Dataset items:
=== Section Start ===

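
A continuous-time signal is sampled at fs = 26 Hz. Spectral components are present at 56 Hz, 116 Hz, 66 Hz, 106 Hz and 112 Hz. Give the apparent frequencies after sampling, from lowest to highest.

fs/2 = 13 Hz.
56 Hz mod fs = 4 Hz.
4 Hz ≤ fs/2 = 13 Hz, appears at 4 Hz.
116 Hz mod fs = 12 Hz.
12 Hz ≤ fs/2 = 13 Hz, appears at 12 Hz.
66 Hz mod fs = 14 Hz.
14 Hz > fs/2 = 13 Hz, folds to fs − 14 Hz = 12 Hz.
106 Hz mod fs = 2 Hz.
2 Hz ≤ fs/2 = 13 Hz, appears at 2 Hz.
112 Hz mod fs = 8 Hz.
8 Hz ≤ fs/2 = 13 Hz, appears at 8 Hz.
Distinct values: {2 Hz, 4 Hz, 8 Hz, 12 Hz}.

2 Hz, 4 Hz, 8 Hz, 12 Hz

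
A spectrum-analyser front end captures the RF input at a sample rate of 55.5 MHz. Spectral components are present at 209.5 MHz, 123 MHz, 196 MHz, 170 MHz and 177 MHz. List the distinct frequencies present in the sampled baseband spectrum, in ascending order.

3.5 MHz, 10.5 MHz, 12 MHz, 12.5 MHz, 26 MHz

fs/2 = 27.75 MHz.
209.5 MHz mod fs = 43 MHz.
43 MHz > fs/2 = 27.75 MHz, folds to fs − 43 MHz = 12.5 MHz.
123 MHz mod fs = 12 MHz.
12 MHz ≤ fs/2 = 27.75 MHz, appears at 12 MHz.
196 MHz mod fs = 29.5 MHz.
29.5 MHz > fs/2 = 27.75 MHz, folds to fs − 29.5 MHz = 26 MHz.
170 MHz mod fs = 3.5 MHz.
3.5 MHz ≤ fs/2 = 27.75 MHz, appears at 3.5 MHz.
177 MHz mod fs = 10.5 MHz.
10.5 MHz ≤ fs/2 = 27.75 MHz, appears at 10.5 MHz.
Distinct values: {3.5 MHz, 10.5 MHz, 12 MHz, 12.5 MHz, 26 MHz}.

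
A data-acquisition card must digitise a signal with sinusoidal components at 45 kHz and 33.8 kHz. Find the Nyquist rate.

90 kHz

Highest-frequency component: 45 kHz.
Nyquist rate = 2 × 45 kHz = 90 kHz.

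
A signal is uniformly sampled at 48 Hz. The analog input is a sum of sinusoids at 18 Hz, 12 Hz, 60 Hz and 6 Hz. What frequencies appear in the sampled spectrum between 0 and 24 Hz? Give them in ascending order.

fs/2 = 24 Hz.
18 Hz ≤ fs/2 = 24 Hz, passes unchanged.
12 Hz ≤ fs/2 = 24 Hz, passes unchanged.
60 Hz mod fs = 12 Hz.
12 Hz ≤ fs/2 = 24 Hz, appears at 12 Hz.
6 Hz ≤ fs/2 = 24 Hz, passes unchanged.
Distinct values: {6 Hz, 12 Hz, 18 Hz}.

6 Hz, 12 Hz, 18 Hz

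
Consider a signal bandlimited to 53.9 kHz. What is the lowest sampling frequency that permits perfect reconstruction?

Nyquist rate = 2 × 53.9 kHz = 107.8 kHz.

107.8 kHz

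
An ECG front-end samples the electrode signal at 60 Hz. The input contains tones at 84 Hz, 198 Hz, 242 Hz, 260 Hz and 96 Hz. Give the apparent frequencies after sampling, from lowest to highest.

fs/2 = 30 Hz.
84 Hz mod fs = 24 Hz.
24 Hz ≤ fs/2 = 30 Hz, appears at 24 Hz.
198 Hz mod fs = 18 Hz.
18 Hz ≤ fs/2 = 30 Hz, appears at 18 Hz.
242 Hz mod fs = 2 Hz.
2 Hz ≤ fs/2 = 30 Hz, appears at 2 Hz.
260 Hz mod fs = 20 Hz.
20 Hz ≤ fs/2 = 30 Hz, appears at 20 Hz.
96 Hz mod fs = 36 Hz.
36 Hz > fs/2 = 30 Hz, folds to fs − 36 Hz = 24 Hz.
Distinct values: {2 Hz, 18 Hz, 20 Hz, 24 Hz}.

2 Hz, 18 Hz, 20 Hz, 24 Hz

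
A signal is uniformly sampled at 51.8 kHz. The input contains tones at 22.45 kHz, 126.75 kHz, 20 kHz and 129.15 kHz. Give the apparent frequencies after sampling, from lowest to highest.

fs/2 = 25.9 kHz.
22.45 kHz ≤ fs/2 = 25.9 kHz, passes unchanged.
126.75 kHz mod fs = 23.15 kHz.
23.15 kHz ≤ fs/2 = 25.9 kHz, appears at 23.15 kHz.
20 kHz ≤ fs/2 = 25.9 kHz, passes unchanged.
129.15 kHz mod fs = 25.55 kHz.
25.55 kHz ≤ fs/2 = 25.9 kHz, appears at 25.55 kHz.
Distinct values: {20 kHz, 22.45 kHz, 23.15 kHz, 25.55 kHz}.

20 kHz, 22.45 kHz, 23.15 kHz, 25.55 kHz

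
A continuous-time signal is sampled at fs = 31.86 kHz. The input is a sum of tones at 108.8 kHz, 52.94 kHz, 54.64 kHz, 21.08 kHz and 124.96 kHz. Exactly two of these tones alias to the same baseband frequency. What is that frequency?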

=== Section End ===

## WORK REQUEST
Could you reproduce all the records exactly?

## COMPLETED TASK
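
A continuous-time signal is sampled at fs = 26 Hz. Spectral components are present at 56 Hz, 116 Hz, 66 Hz, 106 Hz and 112 Hz. Give the apparent frequencies after sampling, from lowest to highest.

fs/2 = 13 Hz.
56 Hz mod fs = 4 Hz.
4 Hz ≤ fs/2 = 13 Hz, appears at 4 Hz.
116 Hz mod fs = 12 Hz.
12 Hz ≤ fs/2 = 13 Hz, appears at 12 Hz.
66 Hz mod fs = 14 Hz.
14 Hz > fs/2 = 13 Hz, folds to fs − 14 Hz = 12 Hz.
106 Hz mod fs = 2 Hz.
2 Hz ≤ fs/2 = 13 Hz, appears at 2 Hz.
112 Hz mod fs = 8 Hz.
8 Hz ≤ fs/2 = 13 Hz, appears at 8 Hz.
Distinct values: {2 Hz, 4 Hz, 8 Hz, 12 Hz}.

2 Hz, 4 Hz, 8 Hz, 12 Hz

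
A spectrum-analyser front end captures the RF input at a sample rate of 55.5 MHz. Spectral components are present at 209.5 MHz, 123 MHz, 196 MHz, 170 MHz and 177 MHz. List the distinct frequencies present in the sampled baseband spectrum, in ascending order.

3.5 MHz, 10.5 MHz, 12 MHz, 12.5 MHz, 26 MHz

fs/2 = 27.75 MHz.
209.5 MHz mod fs = 43 MHz.
43 MHz > fs/2 = 27.75 MHz, folds to fs − 43 MHz = 12.5 MHz.
123 MHz mod fs = 12 MHz.
12 MHz ≤ fs/2 = 27.75 MHz, appears at 12 MHz.
196 MHz mod fs = 29.5 MHz.
29.5 MHz > fs/2 = 27.75 MHz, folds to fs − 29.5 MHz = 26 MHz.
170 MHz mod fs = 3.5 MHz.
3.5 MHz ≤ fs/2 = 27.75 MHz, appears at 3.5 MHz.
177 MHz mod fs = 10.5 MHz.
10.5 MHz ≤ fs/2 = 27.75 MHz, appears at 10.5 MHz.
Distinct values: {3.5 MHz, 10.5 MHz, 12 MHz, 12.5 MHz, 26 MHz}.

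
A data-acquisition card must digitise a signal with sinusoidal components at 45 kHz and 33.8 kHz. Find the Nyquist rate.

90 kHz

Highest-frequency component: 45 kHz.
Nyquist rate = 2 × 45 kHz = 90 kHz.

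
A signal is uniformly sampled at 48 Hz. The analog input is a sum of sinusoids at 18 Hz, 12 Hz, 60 Hz and 6 Hz. What frequencies appear in the sampled spectrum between 0 and 24 Hz? Give them in ascending order.

fs/2 = 24 Hz.
18 Hz ≤ fs/2 = 24 Hz, passes unchanged.
12 Hz ≤ fs/2 = 24 Hz, passes unchanged.
60 Hz mod fs = 12 Hz.
12 Hz ≤ fs/2 = 24 Hz, appears at 12 Hz.
6 Hz ≤ fs/2 = 24 Hz, passes unchanged.
Distinct values: {6 Hz, 12 Hz, 18 Hz}.

6 Hz, 12 Hz, 18 Hz

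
Consider a signal bandlimited to 53.9 kHz. What is the lowest sampling frequency that permits perfect reconstruction?

Nyquist rate = 2 × 53.9 kHz = 107.8 kHz.

107.8 kHz

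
An ECG front-end samples the electrode signal at 60 Hz. The input contains tones at 84 Hz, 198 Hz, 242 Hz, 260 Hz and 96 Hz. Give the apparent frequencies after sampling, from lowest to highest.

fs/2 = 30 Hz.
84 Hz mod fs = 24 Hz.
24 Hz ≤ fs/2 = 30 Hz, appears at 24 Hz.
198 Hz mod fs = 18 Hz.
18 Hz ≤ fs/2 = 30 Hz, appears at 18 Hz.
242 Hz mod fs = 2 Hz.
2 Hz ≤ fs/2 = 30 Hz, appears at 2 Hz.
260 Hz mod fs = 20 Hz.
20 Hz ≤ fs/2 = 30 Hz, appears at 20 Hz.
96 Hz mod fs = 36 Hz.
36 Hz > fs/2 = 30 Hz, folds to fs − 36 Hz = 24 Hz.
Distinct values: {2 Hz, 18 Hz, 20 Hz, 24 Hz}.

2 Hz, 18 Hz, 20 Hz, 24 Hz

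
A signal is uniformly sampled at 51.8 kHz. The input contains tones at 22.45 kHz, 126.75 kHz, 20 kHz and 129.15 kHz. Give the apparent frequencies after sampling, from lowest to highest.

fs/2 = 25.9 kHz.
22.45 kHz ≤ fs/2 = 25.9 kHz, passes unchanged.
126.75 kHz mod fs = 23.15 kHz.
23.15 kHz ≤ fs/2 = 25.9 kHz, appears at 23.15 kHz.
20 kHz ≤ fs/2 = 25.9 kHz, passes unchanged.
129.15 kHz mod fs = 25.55 kHz.
25.55 kHz ≤ fs/2 = 25.9 kHz, appears at 25.55 kHz.
Distinct values: {20 kHz, 22.45 kHz, 23.15 kHz, 25.55 kHz}.

20 kHz, 22.45 kHz, 23.15 kHz, 25.55 kHz

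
A continuous-time signal is sampled at fs = 31.86 kHz. The input is a sum of tones at 108.8 kHz, 52.94 kHz, 54.64 kHz, 21.08 kHz and 124.96 kHz. Exactly two of these tones alias to the same baseband frequency. What is that frequency?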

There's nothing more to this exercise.